---------- DATA TO PROCESS ----------

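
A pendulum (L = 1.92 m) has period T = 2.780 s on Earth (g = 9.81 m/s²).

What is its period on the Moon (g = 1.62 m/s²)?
T = 2π√(L/g), so T_moon/T_earth = √(g_earth/g_moon)
T_moon = 2π√(1.92/1.62) = 6.84 s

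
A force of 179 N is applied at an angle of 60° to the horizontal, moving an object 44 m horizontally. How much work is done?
W = Fd cosθ = 179×44×cos(60°) = 3938.0 J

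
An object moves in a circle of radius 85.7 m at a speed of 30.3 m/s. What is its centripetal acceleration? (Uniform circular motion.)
a_c = v²/r = 30.3²/85.7 = 918.09/85.7 = 10.71 m/s²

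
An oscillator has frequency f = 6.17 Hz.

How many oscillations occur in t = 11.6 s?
n = f×t = 6.17×11.6 = 71.57 oscillations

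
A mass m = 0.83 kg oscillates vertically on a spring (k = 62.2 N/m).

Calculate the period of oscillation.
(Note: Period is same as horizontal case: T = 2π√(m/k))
T = 2π√(m/k) = 2π√(0.83/62.2) = 0.7258 s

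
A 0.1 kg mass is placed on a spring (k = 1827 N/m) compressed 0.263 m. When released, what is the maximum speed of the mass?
½kx² = ½mv² → v = x√(k/m) = 0.263×√(1827/0.1) = 35.55 m/s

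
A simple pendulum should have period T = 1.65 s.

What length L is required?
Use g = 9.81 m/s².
T = 2π√(L/g) → L = g(T/2π)² = 9.81×(1.65/2π)² = 0.6765 m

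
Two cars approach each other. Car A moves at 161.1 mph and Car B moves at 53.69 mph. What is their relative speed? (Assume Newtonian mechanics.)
v_rel = v_A + v_B = 161.1 + 53.69 = 214.8 mph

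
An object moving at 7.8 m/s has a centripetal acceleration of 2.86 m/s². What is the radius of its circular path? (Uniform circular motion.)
r = v²/a_c = 7.8²/2.86 = 21.27 m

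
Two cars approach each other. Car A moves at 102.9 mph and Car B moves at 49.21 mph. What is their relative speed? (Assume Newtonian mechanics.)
v_rel = v_A + v_B = 102.9 + 49.21 = 152.1 mph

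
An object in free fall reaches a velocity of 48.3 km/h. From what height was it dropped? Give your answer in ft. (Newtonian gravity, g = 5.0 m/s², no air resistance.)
h = v²/(2g) (with unit conversion) = 59.06 ft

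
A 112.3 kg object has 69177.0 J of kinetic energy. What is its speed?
KE = ½mv² → v = √(2KE/m) = √(2×69177.0/112.3) = 35.1 m/s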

----------

**TASK DETAILS**
Output all of the material exactly.

**TASK RESULT**
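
A pendulum (L = 1.92 m) has period T = 2.780 s on Earth (g = 9.81 m/s²).

What is its period on the Moon (g = 1.62 m/s²)?
T = 2π√(L/g), so T_moon/T_earth = √(g_earth/g_moon)
T_moon = 2π√(1.92/1.62) = 6.84 s

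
A force of 179 N is applied at an angle of 60° to the horizontal, moving an object 44 m horizontally. How much work is done?
W = Fd cosθ = 179×44×cos(60°) = 3938.0 J

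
An object moves in a circle of radius 85.7 m at a speed of 30.3 m/s. What is its centripetal acceleration? (Uniform circular motion.)
a_c = v²/r = 30.3²/85.7 = 918.09/85.7 = 10.71 m/s²

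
An oscillator has frequency f = 6.17 Hz.

How many oscillations occur in t = 11.6 s?
n = f×t = 6.17×11.6 = 71.57 oscillations

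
A mass m = 0.83 kg oscillates vertically on a spring (k = 62.2 N/m).

Calculate the period of oscillation.
(Note: Period is same as horizontal case: T = 2π√(m/k))
T = 2π√(m/k) = 2π√(0.83/62.2) = 0.7258 s

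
A 0.1 kg mass is placed on a spring (k = 1827 N/m) compressed 0.263 m. When released, what is the maximum speed of the mass?
½kx² = ½mv² → v = x√(k/m) = 0.263×√(1827/0.1) = 35.55 m/s

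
A simple pendulum should have period T = 1.65 s.

What length L is required?
Use g = 9.81 m/s².
T = 2π√(L/g) → L = g(T/2π)² = 9.81×(1.65/2π)² = 0.6765 m

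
Two cars approach each other. Car A moves at 161.1 mph and Car B moves at 53.69 mph. What is their relative speed? (Assume Newtonian mechanics.)
v_rel = v_A + v_B = 161.1 + 53.69 = 214.8 mph

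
An object moving at 7.8 m/s has a centripetal acceleration of 2.86 m/s². What is the radius of its circular path? (Uniform circular motion.)
r = v²/a_c = 7.8²/2.86 = 21.27 m

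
Two cars approach each other. Car A moves at 102.9 mph and Car B moves at 49.21 mph. What is their relative speed? (Assume Newtonian mechanics.)
v_rel = v_A + v_B = 102.9 + 49.21 = 152.1 mph

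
An object in free fall reaches a velocity of 48.3 km/h. From what height was it dropped? Give your answer in ft. (Newtonian gravity, g = 5.0 m/s², no air resistance.)
h = v²/(2g) (with unit conversion) = 59.06 ft

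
A 112.3 kg object has 69177.0 J of kinetic energy. What is its speed?
KE = ½mv² → v = √(2KE/m) = √(2×69177.0/112.3) = 35.1 m/s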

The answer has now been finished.